**TASK:** Lines with "species": copy each one from the listing below.

**ENTRIES SUPPLIED:**
◇ ◇ ◇

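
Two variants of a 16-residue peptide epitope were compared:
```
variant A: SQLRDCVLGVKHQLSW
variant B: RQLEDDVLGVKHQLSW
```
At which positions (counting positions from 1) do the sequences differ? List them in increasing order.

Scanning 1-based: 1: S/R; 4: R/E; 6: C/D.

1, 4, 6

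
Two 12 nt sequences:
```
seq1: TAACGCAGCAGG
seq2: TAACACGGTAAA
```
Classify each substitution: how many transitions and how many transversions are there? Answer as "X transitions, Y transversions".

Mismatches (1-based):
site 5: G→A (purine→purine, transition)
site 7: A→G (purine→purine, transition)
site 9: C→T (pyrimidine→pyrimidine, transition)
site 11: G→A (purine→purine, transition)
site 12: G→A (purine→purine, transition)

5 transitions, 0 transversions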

◇ ◇ ◇

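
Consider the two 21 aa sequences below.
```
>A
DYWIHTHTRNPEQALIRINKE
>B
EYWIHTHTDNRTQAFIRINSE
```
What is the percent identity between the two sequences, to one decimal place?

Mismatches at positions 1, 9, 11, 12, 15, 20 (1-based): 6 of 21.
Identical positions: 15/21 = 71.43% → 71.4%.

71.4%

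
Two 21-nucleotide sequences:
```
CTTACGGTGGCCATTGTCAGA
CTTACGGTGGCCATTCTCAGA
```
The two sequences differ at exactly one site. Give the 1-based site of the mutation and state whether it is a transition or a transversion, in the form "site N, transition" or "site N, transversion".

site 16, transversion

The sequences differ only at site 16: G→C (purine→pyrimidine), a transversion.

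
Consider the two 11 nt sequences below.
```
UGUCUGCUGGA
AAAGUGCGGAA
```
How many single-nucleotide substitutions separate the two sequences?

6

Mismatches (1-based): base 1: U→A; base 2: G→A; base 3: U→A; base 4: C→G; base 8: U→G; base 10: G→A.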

◇ ◇ ◇

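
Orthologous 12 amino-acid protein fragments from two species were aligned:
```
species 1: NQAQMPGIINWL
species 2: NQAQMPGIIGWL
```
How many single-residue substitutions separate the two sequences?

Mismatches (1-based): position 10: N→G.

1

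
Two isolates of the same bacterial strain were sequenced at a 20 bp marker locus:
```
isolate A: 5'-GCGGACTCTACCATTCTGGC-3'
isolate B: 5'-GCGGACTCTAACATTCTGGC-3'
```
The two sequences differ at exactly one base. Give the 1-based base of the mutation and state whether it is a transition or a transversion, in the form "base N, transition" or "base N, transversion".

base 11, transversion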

◇ ◇ ◇

**RESPONSE TO THE TASK:**
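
Orthologous 12 amino-acid protein fragments from two species were aligned:
species 1: NQAQMPGIINWL
species 2: NQAQMPGIIGWL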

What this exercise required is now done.